### Directions
Determine which lines of the records include the word "stated", and copy them.

START Input data

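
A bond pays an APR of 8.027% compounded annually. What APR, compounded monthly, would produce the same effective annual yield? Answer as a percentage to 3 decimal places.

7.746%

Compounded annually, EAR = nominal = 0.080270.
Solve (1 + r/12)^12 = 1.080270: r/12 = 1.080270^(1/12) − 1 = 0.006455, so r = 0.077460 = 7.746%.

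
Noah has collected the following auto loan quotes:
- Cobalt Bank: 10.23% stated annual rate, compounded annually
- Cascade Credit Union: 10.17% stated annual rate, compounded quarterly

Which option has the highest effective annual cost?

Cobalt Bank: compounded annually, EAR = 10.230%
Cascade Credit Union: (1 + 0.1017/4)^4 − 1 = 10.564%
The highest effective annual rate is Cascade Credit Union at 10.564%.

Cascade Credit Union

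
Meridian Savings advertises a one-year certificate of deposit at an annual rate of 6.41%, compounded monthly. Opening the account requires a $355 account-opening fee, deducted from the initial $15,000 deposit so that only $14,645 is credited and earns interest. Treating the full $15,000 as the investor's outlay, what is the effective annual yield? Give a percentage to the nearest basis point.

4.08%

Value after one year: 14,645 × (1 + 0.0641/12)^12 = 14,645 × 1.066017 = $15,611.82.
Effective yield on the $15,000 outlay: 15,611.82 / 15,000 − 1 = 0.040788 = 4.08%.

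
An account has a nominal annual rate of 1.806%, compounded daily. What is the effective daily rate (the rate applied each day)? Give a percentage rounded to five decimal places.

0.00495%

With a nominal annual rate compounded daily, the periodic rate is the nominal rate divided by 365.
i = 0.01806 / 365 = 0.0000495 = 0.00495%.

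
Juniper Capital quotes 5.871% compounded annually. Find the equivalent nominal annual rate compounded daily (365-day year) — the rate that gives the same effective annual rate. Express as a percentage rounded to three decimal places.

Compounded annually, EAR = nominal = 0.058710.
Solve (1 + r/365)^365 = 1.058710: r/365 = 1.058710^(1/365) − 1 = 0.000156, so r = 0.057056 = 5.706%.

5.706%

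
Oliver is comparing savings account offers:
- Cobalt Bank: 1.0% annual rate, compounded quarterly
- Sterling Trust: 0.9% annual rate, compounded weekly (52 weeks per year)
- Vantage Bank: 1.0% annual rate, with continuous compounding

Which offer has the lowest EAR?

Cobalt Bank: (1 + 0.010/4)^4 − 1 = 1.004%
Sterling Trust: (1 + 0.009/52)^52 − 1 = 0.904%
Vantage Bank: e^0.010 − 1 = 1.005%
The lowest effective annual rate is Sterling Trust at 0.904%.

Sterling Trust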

END Input data
START Input data

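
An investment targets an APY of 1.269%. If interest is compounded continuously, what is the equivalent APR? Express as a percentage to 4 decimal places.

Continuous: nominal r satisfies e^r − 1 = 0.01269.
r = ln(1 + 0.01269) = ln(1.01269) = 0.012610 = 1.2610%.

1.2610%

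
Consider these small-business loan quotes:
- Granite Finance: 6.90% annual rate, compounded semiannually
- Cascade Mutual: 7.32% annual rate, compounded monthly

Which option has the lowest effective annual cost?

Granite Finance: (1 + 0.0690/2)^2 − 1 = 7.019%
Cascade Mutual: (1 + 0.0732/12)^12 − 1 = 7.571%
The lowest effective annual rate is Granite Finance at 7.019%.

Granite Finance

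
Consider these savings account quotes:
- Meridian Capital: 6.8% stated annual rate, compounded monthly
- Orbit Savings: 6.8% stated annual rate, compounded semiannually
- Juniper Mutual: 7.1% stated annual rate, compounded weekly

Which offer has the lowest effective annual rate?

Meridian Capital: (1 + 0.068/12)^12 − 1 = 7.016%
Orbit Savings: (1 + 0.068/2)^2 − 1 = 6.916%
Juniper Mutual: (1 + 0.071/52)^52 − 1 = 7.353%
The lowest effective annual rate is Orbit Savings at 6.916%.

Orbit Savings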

END Input data
START Input data

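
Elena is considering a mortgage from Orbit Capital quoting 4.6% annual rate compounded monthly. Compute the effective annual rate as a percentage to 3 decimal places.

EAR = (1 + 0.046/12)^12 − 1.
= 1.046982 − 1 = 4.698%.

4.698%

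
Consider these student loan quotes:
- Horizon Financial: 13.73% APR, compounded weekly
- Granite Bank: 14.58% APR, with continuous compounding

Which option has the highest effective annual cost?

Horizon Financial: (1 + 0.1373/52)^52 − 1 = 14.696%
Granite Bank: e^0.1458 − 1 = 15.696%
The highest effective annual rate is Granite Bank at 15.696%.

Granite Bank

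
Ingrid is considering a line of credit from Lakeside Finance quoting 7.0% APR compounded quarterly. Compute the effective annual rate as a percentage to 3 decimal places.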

END Input data

### Expected output
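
- Cobalt Bank: 10.23% stated annual rate, compounded annually
- Cascade Credit Union: 10.17% stated annual rate, compounded quarterly
- Meridian Capital: 6.8% stated annual rate, compounded monthly
- Orbit Savings: 6.8% stated annual rate, compounded semiannually
- Juniper Mutual: 7.1% stated annual rate, compounded weekly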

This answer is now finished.